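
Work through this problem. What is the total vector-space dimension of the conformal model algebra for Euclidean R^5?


The conformal model of R^5 uses Cl(6,1): the 5 Euclidean generators plus two extra orthogonal generators e+ (e+^2 = +1) and e- (e-^2 = -1), from which the null vectors e0, einf are built.
Number of generators m = 5 + 2 = 7.
dim Cl(p,q) = 2^m = 2^7 = 128


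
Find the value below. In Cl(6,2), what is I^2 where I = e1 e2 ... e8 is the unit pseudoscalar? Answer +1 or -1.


The pseudoscalar I = e1...e_n (product of all n generators) of Cl(p,q) satisfies I^2 = (-1)^(q + n(n-1)/2).
p = 6, q = 2, n = p + q = 8
n(n-1)/2 = 8 * 7 / 2 = 28
Exponent = q + n(n-1)/2 = 2 + 28 = 30
I^2 = (-1)^30 = +1


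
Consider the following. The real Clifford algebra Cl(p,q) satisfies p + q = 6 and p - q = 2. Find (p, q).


We need p + q = 6 and p - q = 2.
Adding: 2p = 6 + 2 = 8, so p = 4.
Then q = 6 - 4 = 2.
(p, q) = (4, 2)


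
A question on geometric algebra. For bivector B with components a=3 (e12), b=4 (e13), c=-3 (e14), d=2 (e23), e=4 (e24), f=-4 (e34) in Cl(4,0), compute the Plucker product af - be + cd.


Plucker relation: af - be + cd
a*f = 3*(-4) = -12
b*e = 4*4 = 16
c*d = (-3)*2 = -6
af - be + cd = -12 - 16 + (-6)
= -34


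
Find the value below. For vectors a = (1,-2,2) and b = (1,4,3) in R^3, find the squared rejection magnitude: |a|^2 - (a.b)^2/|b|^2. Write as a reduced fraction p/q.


|a|^2 = 1^2 + (-2)^2 + 2^2 = 9
|b|^2 = 1^2 + 4^2 + 3^2 = 26
a . b = 1*1 + (-2)*4 + 2*3 = -1
(a.b)^2 = (-1)^2 = 1
|rej|^2 = 9 - 1/26
= (234 - 1)/26
= 233/26
In lowest terms: 233/26


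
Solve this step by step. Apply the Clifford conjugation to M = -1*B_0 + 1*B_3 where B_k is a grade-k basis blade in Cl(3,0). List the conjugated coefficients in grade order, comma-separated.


Clifford conjugate sign for grade k: (-1)^(k(k+1)/2)
Grade 0: (-1)^(0*1/2) = (-1)^0 = 1, coeff -1 -> -1
Grade 3: (-1)^(3*4/2) = (-1)^6 = 1, coeff 1 -> 1
Conjugated coefficients: -1, 1


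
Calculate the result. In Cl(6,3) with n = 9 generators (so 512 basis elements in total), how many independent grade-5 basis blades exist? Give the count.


Number of grade-k basis blades in Cl(p,q) with n = p + q is C(n, k).
n = 6 + 3 = 9
C(9, 5) = 9! / (5! * 4!)
= 362880 / (120 * 24)
= 126


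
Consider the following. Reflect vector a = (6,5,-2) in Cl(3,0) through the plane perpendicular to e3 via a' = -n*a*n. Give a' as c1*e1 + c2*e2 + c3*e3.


Reflection formula: a' = -n*a*n, with n = e3 (unit vector, n^2 = 1).
For reflection through hyperplane perp to e3:
The component along e3 flips sign, others stay.
a = (6, 5, -2)
a' = (6, 5, 2)
a' = 6*e1 + 5*e2 + 2*e3


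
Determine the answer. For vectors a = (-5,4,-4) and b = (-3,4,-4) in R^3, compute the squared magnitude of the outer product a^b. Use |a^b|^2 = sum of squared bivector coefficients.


a wedge b = (a1*b2 - a2*b1)*e12 + (a1*b3 - a3*b1)*e13 + (a2*b3 - a3*b2)*e23
e12 coeff: (-5)*4 - 4*(-3) = -20 - (-12) = -8
e13 coeff: (-5)*(-4) - (-4)*(-3) = 20 - 12 = 8
e23 coeff: 4*(-4) - (-4)*4 = -16 - (-16) = 0
|a wedge b|^2 = (-8)^2 + 8^2 + 0^2
= 64 + 64 + 0
= 128


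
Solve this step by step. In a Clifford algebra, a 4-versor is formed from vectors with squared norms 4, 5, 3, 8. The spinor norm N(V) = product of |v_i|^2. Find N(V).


Spinor norm N(V) = |v1|^2 * |v2|^2 * ... * |v4|^2
= 4 * 5 * 3 * 8
Running product: 4, 20, 60, 480
N(V) = 480


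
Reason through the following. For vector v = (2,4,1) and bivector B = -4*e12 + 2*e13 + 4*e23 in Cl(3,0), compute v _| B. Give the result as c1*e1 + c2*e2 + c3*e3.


Left contraction v _| B = <vB>_1 (grade-1 part of the geometric product vB).
Using e1_|e12 = e2, e2_|e12 = -e1, e1_|e13 = e3, e3_|e13 = -e1, e2_|e23 = e3, e3_|e23 = -e2:
e1 coeff: -v2*b12 - v3*b13 = -(4)*(-4) - (1)*(2) = 14
e2 coeff: v1*b12 - v3*b23 = (2)*(-4) - (1)*(4) = -12
e3 coeff: v1*b13 + v2*b23 = (2)*(2) + (4)*(4) = 20
v _| B = 14*e1 - 12*e2 + 20*e3


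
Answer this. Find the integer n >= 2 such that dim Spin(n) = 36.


dim Spin(n) = dim so(n) = n(n-1)/2.
Solve n(n-1)/2 = 36, i.e. n^2 - n - 72 = 0.
Discriminant = 1 + 8*36 = 289
n = (1 + sqrt(289))/2 = (1 + 17)/2 = 9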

□ □ □ □ □

PROBLEM TO SOLVE: Could you write out only the lines of the listing above from the one that contains "Reason through the" through its final line, exactly and inclusive?

YOUR SOLUTION:
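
Reason through the following. For vector v = (2,4,1) and bivector B = -4*e12 + 2*e13 + 4*e23 in Cl(3,0), compute v _| B. Give the result as c1*e1 + c2*e2 + c3*e3.


Left contraction v _| B = <vB>_1 (grade-1 part of the geometric product vB).
Using e1_|e12 = e2, e2_|e12 = -e1, e1_|e13 = e3, e3_|e13 = -e1, e2_|e23 = e3, e3_|e23 = -e2:
e1 coeff: -v2*b12 - v3*b13 = -(4)*(-4) - (1)*(2) = 14
e2 coeff: v1*b12 - v3*b23 = (2)*(-4) - (1)*(4) = -12
e3 coeff: v1*b13 + v2*b23 = (2)*(2) + (4)*(4) = 20
v _| B = 14*e1 - 12*e2 + 20*e3


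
Answer this. Find the integer n >= 2 such that dim Spin(n) = 36.


dim Spin(n) = dim so(n) = n(n-1)/2.
Solve n(n-1)/2 = 36, i.e. n^2 - n - 72 = 0.
Discriminant = 1 + 8*36 = 289
n = (1 + sqrt(289))/2 = (1 + 17)/2 = 9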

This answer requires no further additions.